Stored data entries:
#####

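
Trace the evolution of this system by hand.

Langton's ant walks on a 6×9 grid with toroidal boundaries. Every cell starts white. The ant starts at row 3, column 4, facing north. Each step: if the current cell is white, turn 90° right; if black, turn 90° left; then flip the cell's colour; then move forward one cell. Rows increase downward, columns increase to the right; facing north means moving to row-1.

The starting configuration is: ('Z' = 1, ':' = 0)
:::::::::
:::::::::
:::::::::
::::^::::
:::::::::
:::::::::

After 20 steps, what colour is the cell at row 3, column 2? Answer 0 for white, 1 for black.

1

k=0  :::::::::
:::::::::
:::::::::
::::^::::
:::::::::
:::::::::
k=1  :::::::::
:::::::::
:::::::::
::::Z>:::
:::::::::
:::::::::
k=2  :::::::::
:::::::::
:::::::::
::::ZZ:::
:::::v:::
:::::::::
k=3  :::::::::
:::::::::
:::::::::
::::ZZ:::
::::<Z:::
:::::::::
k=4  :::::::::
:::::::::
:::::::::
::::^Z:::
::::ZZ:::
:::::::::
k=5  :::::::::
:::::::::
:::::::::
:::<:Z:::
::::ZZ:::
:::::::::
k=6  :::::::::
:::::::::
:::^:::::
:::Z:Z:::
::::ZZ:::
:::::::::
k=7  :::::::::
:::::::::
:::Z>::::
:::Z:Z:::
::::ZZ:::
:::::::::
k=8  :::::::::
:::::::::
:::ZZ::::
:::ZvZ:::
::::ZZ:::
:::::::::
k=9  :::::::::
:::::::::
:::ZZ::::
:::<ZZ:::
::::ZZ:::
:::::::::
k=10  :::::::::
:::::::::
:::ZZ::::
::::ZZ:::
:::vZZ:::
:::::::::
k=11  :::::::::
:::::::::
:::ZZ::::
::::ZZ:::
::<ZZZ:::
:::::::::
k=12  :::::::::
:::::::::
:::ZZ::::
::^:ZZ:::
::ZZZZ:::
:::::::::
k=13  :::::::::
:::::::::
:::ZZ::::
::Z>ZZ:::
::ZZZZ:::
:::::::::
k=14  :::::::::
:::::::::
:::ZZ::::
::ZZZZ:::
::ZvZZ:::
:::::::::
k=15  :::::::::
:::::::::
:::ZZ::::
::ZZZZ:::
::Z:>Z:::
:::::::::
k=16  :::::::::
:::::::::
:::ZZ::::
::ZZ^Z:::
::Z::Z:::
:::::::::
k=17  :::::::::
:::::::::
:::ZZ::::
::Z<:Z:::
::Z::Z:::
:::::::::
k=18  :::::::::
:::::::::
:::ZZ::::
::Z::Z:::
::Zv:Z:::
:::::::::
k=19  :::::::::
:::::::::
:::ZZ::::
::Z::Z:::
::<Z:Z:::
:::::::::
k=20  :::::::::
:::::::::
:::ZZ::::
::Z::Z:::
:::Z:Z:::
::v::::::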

#####

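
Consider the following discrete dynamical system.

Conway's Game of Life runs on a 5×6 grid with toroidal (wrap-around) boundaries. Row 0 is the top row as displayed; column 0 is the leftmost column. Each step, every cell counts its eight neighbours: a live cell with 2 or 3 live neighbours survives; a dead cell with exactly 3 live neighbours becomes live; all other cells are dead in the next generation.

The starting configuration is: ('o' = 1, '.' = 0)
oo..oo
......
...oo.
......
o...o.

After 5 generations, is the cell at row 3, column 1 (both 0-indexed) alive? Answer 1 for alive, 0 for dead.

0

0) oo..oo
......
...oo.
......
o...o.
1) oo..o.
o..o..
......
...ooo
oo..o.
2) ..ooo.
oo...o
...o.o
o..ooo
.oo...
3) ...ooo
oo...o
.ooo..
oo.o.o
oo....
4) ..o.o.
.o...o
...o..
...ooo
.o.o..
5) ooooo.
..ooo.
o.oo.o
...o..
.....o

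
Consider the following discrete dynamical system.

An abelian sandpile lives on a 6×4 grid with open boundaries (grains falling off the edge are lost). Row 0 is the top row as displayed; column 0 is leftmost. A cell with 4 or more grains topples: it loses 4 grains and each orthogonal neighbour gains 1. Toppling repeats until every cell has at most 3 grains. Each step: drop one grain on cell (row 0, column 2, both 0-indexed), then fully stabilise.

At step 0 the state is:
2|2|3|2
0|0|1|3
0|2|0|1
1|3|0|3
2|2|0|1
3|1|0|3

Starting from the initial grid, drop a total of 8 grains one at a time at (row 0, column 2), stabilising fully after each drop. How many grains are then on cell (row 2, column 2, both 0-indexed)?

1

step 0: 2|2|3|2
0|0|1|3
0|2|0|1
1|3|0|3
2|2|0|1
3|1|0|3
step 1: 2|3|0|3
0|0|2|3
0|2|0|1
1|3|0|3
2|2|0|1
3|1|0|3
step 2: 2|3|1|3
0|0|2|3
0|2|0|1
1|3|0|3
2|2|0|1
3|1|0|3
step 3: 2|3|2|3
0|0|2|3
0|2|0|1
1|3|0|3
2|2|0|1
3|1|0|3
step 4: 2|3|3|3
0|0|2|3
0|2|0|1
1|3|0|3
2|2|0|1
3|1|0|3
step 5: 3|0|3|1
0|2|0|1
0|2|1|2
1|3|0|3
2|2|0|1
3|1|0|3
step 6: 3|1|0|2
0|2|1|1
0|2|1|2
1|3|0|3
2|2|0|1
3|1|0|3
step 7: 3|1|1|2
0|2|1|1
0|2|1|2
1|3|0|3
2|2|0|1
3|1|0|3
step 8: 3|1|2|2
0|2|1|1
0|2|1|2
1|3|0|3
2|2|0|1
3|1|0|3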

#####

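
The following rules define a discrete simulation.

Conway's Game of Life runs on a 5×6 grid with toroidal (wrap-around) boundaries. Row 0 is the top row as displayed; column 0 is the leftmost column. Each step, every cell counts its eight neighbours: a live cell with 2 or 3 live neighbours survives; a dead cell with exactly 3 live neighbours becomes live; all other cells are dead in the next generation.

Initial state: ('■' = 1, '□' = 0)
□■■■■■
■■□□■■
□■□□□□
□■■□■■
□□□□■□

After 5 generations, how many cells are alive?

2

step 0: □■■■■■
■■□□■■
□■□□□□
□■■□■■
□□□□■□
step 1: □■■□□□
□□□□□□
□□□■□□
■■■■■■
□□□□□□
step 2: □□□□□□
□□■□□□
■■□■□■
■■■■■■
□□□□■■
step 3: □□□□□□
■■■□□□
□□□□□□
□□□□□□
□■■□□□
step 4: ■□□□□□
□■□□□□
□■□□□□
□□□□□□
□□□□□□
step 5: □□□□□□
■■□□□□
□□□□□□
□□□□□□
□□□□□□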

#####

Directions for this task = Among the entries, work out how many lines include the word "configuration". Answer with that number only.

Answer = 2